* [INSTRUCTIONS FOR THE TASK]: Nothing but an exact repetition of the entries should appear in the answer.

Saved entries
= = = = = = =

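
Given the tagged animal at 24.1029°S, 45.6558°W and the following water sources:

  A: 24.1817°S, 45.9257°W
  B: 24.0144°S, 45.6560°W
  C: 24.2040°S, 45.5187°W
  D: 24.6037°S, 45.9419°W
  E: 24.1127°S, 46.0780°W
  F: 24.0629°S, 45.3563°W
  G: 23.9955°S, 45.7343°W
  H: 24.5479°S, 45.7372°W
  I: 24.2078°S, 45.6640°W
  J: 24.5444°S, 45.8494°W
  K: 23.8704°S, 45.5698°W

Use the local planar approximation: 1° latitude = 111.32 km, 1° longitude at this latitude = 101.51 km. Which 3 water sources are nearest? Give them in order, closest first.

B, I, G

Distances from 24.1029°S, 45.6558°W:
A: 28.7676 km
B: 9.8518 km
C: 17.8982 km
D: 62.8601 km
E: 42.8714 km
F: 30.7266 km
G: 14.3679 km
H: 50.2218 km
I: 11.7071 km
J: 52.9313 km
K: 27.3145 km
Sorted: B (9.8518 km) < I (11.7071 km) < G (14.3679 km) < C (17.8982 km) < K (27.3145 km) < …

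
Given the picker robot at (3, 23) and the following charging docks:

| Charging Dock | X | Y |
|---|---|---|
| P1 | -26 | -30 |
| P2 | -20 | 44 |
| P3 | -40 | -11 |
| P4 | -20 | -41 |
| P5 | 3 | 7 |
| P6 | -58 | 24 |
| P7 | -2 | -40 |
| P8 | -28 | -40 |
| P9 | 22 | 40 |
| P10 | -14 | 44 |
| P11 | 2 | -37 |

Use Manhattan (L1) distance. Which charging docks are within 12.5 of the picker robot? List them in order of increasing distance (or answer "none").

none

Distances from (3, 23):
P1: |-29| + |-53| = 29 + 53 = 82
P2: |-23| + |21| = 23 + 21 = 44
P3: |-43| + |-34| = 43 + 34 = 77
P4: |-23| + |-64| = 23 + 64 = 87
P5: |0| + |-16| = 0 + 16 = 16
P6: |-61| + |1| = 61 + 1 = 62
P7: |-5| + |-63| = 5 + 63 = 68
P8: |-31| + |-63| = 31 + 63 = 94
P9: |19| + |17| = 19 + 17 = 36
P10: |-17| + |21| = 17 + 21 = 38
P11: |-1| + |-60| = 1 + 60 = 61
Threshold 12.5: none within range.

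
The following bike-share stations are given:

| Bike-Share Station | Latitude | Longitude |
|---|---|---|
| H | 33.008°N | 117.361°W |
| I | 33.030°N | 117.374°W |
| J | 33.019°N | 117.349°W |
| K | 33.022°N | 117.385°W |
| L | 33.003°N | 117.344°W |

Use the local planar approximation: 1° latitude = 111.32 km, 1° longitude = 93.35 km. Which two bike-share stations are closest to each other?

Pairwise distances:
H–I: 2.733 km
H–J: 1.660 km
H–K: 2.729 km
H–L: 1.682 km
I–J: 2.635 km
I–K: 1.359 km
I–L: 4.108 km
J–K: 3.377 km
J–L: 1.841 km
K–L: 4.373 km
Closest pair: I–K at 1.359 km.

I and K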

= = = = = = =

* [RESPONSE]:
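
Given the tagged animal at 24.1029°S, 45.6558°W and the following water sources:

  A: 24.1817°S, 45.9257°W
  B: 24.0144°S, 45.6560°W
  C: 24.2040°S, 45.5187°W
  D: 24.6037°S, 45.9419°W
  E: 24.1127°S, 46.0780°W
  F: 24.0629°S, 45.3563°W
  G: 23.9955°S, 45.7343°W
  H: 24.5479°S, 45.7372°W
  I: 24.2078°S, 45.6640°W
  J: 24.5444°S, 45.8494°W
  K: 23.8704°S, 45.5698°W

Use the local planar approximation: 1° latitude = 111.32 km, 1° longitude at this latitude = 101.51 km. Which 3 water sources are nearest? Give them in order, closest first.

B, I, G

Distances from 24.1029°S, 45.6558°W:
A: 28.7676 km
B: 9.8518 km
C: 17.8982 km
D: 62.8601 km
E: 42.8714 km
F: 30.7266 km
G: 14.3679 km
H: 50.2218 km
I: 11.7071 km
J: 52.9313 km
K: 27.3145 km
Sorted: B (9.8518 km) < I (11.7071 km) < G (14.3679 km) < C (17.8982 km) < K (27.3145 km) < …

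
Given the picker robot at (3, 23) and the following charging docks:

| Charging Dock | X | Y |
|---|---|---|
| P1 | -26 | -30 |
| P2 | -20 | 44 |
| P3 | -40 | -11 |
| P4 | -20 | -41 |
| P5 | 3 | 7 |
| P6 | -58 | 24 |
| P7 | -2 | -40 |
| P8 | -28 | -40 |
| P9 | 22 | 40 |
| P10 | -14 | 44 |
| P11 | 2 | -37 |

Use Manhattan (L1) distance. Which charging docks are within 12.5 of the picker robot? List them in order of increasing distance (or answer "none").

none

Distances from (3, 23):
P1: |-29| + |-53| = 29 + 53 = 82
P2: |-23| + |21| = 23 + 21 = 44
P3: |-43| + |-34| = 43 + 34 = 77
P4: |-23| + |-64| = 23 + 64 = 87
P5: |0| + |-16| = 0 + 16 = 16
P6: |-61| + |1| = 61 + 1 = 62
P7: |-5| + |-63| = 5 + 63 = 68
P8: |-31| + |-63| = 31 + 63 = 94
P9: |19| + |17| = 19 + 17 = 36
P10: |-17| + |21| = 17 + 21 = 38
P11: |-1| + |-60| = 1 + 60 = 61
Threshold 12.5: none within range.

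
The following bike-share stations are given:

| Bike-Share Station | Latitude | Longitude |
|---|---|---|
| H | 33.008°N | 117.361°W |
| I | 33.030°N | 117.374°W |
| J | 33.019°N | 117.349°W |
| K | 33.022°N | 117.385°W |
| L | 33.003°N | 117.344°W |

Use the local planar approximation: 1° latitude = 111.32 km, 1° longitude = 93.35 km. Which two bike-share stations are closest to each other?

Pairwise distances:
H–I: 2.733 km
H–J: 1.660 km
H–K: 2.729 km
H–L: 1.682 km
I–J: 2.635 km
I–K: 1.359 km
I–L: 4.108 km
J–K: 3.377 km
J–L: 1.841 km
K–L: 4.373 km
Closest pair: I–K at 1.359 km.

I and K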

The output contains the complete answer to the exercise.